PROBLEM STATEMENT:
Write out again the entries from the first line to the line that includes "handles ALU, MEM;", keeping both of those lines.

Saved data entries:
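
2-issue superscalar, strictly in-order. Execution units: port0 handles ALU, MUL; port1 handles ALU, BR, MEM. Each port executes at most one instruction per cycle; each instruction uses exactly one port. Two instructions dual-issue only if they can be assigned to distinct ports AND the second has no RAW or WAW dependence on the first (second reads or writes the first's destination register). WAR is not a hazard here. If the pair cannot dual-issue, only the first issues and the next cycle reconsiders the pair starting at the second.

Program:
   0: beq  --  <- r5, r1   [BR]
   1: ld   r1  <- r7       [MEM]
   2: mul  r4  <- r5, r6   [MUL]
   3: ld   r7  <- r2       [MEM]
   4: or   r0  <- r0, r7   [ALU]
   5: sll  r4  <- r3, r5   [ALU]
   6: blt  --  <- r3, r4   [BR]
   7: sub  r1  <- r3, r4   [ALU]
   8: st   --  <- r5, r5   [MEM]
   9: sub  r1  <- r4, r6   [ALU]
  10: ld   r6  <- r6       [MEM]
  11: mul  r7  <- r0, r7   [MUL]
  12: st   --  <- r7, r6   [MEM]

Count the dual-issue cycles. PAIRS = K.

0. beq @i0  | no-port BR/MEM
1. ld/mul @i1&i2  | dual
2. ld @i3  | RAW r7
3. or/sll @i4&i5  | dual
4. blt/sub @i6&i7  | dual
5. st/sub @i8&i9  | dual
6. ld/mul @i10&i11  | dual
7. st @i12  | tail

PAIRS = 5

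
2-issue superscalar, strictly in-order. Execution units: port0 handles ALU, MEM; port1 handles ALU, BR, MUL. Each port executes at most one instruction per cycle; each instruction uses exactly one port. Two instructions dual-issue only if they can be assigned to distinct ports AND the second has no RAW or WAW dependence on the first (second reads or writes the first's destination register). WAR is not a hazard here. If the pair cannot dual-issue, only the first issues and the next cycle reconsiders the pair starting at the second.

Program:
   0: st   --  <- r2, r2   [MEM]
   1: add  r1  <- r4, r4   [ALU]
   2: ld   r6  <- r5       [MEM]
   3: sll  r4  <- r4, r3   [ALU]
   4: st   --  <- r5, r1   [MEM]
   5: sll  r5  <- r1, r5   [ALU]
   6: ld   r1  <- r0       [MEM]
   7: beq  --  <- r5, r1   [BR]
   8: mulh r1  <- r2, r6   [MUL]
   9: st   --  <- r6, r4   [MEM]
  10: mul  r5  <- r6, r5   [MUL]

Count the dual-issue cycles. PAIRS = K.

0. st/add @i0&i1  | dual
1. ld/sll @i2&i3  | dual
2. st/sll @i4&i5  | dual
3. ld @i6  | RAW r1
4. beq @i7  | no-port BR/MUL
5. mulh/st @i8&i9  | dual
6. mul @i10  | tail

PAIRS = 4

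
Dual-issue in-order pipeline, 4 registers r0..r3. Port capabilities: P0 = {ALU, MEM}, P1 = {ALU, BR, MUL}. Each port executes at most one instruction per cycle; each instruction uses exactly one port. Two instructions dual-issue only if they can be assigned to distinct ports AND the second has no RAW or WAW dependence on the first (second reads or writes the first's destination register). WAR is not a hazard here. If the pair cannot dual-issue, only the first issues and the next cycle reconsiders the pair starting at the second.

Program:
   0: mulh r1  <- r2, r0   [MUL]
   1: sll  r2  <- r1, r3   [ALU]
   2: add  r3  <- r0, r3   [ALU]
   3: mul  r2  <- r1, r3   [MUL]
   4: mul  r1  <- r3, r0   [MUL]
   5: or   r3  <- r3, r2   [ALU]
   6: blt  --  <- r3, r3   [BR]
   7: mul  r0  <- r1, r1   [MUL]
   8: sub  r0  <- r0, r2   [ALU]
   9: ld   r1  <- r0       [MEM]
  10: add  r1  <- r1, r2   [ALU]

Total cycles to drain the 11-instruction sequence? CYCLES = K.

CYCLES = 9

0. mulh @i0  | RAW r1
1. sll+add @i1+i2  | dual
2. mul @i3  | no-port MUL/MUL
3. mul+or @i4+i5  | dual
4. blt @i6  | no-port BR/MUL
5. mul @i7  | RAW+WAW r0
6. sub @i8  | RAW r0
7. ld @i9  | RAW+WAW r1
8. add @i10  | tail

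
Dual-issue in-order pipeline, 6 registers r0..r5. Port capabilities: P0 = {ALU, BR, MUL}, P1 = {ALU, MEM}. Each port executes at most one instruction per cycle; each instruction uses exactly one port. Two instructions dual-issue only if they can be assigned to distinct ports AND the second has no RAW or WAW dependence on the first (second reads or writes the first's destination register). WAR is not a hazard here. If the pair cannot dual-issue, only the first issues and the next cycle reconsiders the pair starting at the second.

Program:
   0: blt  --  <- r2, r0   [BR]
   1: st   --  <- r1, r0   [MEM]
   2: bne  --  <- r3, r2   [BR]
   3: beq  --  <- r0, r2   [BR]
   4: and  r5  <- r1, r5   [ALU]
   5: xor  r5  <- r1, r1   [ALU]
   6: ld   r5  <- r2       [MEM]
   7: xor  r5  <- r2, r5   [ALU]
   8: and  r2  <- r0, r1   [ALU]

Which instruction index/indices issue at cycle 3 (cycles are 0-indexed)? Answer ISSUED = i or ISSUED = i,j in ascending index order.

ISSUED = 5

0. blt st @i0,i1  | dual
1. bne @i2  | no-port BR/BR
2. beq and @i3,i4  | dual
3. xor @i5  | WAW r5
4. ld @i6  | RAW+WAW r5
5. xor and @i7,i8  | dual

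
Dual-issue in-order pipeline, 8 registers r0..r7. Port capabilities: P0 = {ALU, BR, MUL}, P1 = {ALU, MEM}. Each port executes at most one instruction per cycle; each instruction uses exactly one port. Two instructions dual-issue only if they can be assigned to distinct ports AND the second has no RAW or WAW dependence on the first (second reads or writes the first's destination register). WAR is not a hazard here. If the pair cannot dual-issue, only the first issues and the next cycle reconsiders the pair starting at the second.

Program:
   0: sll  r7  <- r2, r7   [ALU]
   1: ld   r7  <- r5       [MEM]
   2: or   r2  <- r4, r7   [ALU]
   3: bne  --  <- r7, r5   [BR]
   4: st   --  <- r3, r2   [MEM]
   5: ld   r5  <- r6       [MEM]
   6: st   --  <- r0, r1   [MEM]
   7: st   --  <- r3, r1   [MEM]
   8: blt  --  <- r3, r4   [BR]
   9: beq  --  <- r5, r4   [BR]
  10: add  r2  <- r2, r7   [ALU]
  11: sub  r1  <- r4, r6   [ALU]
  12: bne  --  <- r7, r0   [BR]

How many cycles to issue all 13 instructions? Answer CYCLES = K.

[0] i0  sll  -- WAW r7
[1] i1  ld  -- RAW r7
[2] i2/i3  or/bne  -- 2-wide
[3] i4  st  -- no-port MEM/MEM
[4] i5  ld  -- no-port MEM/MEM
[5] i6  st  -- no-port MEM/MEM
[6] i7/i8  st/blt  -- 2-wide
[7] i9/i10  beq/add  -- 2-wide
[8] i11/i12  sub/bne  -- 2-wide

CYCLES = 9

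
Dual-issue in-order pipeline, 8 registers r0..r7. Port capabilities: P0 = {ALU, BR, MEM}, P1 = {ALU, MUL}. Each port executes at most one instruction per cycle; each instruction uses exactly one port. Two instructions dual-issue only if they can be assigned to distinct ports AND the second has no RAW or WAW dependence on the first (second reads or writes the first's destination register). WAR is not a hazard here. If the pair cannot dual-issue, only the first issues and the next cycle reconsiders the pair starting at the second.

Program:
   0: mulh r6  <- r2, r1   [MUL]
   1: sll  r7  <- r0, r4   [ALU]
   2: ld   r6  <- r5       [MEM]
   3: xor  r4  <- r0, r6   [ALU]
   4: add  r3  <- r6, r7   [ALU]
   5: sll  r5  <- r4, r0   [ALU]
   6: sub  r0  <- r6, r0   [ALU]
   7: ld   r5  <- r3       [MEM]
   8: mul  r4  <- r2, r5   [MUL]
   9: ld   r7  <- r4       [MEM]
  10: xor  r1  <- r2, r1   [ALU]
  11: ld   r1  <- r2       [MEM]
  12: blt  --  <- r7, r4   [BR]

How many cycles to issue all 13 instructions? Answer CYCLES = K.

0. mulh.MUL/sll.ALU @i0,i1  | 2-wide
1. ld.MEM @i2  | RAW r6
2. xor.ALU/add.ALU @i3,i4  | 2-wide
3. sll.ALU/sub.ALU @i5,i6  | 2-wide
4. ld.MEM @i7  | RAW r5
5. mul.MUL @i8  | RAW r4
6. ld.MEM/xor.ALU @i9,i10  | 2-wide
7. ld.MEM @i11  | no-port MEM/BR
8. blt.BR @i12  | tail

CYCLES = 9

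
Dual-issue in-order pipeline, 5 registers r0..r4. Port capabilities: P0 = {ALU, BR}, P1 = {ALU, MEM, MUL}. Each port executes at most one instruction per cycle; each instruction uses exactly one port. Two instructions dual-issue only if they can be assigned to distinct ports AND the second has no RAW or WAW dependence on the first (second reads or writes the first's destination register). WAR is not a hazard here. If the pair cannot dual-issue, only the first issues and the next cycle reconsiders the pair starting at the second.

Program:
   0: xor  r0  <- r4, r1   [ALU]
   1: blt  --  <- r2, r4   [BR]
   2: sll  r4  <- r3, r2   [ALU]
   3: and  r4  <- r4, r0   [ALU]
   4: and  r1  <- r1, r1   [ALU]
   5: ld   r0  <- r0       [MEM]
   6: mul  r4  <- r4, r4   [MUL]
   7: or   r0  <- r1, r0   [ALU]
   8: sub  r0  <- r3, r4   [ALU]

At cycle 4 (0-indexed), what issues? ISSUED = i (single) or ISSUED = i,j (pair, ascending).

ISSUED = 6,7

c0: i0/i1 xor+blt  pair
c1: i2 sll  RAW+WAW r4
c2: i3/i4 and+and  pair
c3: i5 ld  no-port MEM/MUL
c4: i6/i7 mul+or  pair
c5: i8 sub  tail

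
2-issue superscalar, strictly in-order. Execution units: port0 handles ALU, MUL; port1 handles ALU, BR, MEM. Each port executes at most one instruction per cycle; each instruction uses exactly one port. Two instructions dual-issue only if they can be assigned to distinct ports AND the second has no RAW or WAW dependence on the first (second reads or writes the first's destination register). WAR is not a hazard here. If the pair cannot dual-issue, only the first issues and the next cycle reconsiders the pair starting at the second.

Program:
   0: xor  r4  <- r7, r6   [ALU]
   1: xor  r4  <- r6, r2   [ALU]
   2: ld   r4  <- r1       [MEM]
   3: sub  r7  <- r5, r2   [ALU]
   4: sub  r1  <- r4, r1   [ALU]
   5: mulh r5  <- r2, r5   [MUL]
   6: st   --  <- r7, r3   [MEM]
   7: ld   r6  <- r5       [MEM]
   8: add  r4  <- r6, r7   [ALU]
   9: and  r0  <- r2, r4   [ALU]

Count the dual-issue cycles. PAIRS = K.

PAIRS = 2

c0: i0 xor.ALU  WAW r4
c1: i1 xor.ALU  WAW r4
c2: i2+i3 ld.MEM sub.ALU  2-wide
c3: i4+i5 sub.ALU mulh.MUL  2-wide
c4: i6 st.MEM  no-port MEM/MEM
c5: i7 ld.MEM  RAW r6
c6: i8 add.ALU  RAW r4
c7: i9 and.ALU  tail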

THE COMPLETED TASK:
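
2-issue superscalar, strictly in-order. Execution units: port0 handles ALU, MUL; port1 handles ALU, BR, MEM. Each port executes at most one instruction per cycle; each instruction uses exactly one port. Two instructions dual-issue only if they can be assigned to distinct ports AND the second has no RAW or WAW dependence on the first (second reads or writes the first's destination register). WAR is not a hazard here. If the pair cannot dual-issue, only the first issues and the next cycle reconsiders the pair starting at the second.

Program:
   0: beq  --  <- r5, r1   [BR]
   1: ld   r1  <- r7       [MEM]
   2: mul  r4  <- r5, r6   [MUL]
   3: ld   r7  <- r2       [MEM]
   4: or   r0  <- r0, r7   [ALU]
   5: sll  r4  <- r3, r5   [ALU]
   6: blt  --  <- r3, r4   [BR]
   7: sub  r1  <- r3, r4   [ALU]
   8: st   --  <- r5, r5   [MEM]
   9: sub  r1  <- r4, r6   [ALU]
  10: ld   r6  <- r6       [MEM]
  11: mul  r7  <- r0, r7   [MUL]
  12: st   --  <- r7, r6   [MEM]

Count the dual-issue cycles. PAIRS = K.

0. beq @i0  | no-port BR/MEM
1. ld/mul @i1&i2  | dual
2. ld @i3  | RAW r7
3. or/sll @i4&i5  | dual
4. blt/sub @i6&i7  | dual
5. st/sub @i8&i9  | dual
6. ld/mul @i10&i11  | dual
7. st @i12  | tail

PAIRS = 5

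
2-issue superscalar, strictly in-order. Execution units: port0 handles ALU, MEM; port1 handles ALU, BR, MUL. Each port executes at most one instruction per cycle; each instruction uses exactly one port. Two instructions dual-issue only if they can be assigned to distinct ports AND the second has no RAW or WAW dependence on the first (second reads or writes the first's destination register). WAR is not a hazard here. If the pair cannot dual-issue, only the first issues and the next cycle reconsiders the pair starting at the second.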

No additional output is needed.